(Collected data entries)
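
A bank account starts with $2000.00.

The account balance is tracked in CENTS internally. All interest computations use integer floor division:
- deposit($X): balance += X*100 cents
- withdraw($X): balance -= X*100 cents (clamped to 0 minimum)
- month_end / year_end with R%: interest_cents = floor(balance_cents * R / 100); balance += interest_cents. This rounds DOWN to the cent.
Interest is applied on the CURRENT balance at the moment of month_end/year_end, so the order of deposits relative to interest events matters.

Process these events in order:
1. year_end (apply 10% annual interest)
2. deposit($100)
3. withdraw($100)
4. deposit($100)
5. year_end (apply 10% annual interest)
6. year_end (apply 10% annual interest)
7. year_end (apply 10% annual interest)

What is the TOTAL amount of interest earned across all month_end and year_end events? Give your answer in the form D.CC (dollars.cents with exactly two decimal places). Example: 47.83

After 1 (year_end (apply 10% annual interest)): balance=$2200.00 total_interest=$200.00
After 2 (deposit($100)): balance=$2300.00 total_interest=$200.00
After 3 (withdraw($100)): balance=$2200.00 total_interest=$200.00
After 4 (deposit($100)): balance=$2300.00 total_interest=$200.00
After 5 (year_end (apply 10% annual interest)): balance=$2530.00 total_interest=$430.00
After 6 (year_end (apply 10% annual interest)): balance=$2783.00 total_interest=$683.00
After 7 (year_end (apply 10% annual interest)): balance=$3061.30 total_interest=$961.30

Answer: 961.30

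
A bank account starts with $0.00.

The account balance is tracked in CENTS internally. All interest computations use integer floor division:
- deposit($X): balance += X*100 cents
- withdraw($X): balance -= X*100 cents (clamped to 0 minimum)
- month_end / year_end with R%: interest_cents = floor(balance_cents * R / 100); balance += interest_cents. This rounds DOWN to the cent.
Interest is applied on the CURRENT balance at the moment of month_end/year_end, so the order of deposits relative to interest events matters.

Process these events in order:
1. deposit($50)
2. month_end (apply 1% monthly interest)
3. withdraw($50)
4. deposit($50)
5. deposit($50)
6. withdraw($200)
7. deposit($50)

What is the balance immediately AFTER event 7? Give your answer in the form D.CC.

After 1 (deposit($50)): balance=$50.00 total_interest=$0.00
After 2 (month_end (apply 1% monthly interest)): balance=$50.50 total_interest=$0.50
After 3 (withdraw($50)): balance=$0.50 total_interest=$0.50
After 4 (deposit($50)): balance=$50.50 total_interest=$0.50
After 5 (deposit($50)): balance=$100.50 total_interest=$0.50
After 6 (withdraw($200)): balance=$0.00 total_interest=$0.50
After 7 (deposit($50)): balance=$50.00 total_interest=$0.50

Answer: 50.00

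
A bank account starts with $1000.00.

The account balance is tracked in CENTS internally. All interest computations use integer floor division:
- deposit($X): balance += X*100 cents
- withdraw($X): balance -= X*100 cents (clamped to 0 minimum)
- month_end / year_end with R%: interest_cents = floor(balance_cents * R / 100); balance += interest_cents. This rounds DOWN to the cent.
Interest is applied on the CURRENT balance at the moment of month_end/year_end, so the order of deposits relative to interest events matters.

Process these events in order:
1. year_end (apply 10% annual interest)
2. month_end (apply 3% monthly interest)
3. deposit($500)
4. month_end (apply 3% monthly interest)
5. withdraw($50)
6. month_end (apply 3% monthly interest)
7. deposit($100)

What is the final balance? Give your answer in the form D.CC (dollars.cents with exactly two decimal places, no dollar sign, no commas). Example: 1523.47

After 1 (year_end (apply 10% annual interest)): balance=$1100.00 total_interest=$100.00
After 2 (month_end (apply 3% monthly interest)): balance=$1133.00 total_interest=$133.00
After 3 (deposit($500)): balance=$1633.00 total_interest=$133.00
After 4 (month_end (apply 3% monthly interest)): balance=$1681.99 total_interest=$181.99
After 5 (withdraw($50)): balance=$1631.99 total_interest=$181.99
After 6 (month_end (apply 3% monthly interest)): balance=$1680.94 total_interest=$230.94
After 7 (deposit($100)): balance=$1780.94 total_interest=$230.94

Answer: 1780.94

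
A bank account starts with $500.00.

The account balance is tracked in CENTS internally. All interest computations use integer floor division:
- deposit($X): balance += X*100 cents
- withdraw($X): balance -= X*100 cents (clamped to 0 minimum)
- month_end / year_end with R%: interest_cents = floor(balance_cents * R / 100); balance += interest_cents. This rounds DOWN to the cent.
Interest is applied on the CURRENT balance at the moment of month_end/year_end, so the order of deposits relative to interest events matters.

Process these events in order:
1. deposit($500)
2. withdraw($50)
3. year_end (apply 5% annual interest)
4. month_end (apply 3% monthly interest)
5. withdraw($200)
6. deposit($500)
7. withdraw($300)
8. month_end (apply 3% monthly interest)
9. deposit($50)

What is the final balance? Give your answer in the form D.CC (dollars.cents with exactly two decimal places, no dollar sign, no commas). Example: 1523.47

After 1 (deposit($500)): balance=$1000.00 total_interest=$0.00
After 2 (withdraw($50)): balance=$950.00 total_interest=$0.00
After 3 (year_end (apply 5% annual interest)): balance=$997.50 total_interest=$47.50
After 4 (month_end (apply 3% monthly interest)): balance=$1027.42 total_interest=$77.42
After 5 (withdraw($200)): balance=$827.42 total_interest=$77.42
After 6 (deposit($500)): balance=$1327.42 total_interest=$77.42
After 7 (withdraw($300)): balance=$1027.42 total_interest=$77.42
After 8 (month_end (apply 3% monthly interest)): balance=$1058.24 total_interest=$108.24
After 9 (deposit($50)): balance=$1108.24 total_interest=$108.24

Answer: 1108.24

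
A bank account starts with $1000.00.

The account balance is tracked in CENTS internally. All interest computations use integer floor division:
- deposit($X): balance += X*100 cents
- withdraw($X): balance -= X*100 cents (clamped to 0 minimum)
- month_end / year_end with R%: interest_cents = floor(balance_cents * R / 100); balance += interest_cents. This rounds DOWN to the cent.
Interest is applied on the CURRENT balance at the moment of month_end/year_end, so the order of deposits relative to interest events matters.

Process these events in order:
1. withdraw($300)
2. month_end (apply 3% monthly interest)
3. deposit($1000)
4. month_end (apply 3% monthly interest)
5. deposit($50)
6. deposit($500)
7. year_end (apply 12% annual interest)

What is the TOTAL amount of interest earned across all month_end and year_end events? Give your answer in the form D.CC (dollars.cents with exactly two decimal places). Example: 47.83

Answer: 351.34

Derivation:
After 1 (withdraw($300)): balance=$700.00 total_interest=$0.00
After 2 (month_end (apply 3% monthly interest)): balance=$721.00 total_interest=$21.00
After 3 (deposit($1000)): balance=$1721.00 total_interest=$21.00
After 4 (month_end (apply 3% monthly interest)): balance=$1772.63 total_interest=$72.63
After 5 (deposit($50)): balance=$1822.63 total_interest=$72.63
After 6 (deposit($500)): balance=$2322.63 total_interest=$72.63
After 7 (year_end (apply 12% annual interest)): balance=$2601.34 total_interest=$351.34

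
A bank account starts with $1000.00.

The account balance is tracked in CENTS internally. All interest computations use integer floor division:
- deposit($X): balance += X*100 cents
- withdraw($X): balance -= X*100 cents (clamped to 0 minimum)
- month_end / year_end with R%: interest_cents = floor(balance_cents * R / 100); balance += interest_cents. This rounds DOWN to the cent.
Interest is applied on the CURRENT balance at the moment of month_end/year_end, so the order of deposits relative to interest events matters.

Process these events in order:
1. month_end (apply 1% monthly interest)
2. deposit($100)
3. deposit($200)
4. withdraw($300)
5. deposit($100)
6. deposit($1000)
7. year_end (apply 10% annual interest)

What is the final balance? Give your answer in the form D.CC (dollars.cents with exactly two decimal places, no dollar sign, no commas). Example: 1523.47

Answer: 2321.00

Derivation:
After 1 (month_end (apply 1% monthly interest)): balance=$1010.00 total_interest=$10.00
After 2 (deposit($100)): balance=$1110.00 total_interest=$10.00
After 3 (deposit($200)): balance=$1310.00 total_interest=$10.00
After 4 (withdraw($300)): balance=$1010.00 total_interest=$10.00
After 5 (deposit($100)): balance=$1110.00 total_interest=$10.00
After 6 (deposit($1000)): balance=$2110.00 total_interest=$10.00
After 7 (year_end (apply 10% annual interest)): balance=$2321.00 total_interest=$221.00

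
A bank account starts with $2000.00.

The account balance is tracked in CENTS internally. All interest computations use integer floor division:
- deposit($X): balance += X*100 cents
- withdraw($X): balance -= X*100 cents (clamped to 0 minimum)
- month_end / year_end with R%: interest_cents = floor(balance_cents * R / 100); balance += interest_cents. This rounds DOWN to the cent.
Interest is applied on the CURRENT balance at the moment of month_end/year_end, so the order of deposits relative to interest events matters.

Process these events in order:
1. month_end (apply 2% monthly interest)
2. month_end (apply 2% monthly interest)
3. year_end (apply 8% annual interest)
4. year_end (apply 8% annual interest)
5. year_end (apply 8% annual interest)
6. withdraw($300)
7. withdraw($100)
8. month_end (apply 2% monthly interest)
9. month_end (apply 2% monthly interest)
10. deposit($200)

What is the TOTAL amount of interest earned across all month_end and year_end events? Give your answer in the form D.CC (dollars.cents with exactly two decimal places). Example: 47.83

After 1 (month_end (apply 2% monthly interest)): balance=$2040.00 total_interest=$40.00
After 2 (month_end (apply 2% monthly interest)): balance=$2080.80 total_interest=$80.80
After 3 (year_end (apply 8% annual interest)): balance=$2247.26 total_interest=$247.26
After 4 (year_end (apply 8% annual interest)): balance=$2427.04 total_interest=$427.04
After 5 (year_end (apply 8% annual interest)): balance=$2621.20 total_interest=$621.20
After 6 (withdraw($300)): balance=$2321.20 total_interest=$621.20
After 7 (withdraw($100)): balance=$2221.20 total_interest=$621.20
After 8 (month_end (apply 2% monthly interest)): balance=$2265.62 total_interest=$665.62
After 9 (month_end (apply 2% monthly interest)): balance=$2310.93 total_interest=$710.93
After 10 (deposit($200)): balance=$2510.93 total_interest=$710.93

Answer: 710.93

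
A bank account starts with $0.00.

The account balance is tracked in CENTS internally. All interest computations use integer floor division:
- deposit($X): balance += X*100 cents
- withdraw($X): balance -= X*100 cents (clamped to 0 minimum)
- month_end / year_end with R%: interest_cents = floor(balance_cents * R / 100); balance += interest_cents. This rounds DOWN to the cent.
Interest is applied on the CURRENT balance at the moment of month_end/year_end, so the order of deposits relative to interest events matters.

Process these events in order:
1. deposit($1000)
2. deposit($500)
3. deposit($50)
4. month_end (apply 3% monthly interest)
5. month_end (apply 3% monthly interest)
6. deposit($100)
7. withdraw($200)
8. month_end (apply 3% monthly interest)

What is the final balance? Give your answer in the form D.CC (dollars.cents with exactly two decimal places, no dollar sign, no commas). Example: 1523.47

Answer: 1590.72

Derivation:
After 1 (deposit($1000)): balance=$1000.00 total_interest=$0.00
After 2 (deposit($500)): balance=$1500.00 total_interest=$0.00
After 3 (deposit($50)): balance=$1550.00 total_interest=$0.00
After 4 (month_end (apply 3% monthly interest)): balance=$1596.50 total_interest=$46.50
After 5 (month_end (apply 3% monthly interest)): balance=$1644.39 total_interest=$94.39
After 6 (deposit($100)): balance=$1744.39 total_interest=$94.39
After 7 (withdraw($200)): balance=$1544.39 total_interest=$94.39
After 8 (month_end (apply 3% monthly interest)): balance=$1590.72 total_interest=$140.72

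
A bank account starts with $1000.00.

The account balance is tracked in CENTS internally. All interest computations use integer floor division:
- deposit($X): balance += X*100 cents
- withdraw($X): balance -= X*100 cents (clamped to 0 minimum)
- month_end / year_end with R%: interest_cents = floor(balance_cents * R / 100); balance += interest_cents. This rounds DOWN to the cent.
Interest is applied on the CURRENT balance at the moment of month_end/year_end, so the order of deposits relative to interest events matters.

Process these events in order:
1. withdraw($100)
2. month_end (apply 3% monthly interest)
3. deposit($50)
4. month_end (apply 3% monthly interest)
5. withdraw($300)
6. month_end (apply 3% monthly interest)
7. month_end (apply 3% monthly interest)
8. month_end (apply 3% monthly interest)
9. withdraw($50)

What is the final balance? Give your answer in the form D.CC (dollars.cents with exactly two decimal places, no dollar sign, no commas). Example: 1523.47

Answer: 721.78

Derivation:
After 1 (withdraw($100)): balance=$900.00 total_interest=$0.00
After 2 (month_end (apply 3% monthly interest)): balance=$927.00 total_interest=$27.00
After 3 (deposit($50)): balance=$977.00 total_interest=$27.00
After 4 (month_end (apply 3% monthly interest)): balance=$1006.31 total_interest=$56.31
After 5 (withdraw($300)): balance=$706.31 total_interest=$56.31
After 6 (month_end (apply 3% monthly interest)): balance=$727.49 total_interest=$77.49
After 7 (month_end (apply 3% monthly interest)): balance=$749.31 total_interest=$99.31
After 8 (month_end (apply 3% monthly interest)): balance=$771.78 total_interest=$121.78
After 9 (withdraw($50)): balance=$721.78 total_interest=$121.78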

- _What you will do_
Reproduce the entries above exactly, but only the lines between the line holding "3. year_end (apply 8% annual interest)" and the line holding "10. deposit($200)", inclusive.

- _Solution for this exercise_
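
3. year_end (apply 8% annual interest)
4. year_end (apply 8% annual interest)
5. year_end (apply 8% annual interest)
6. withdraw($300)
7. withdraw($100)
8. month_end (apply 2% monthly interest)
9. month_end (apply 2% monthly interest)
10. deposit($200)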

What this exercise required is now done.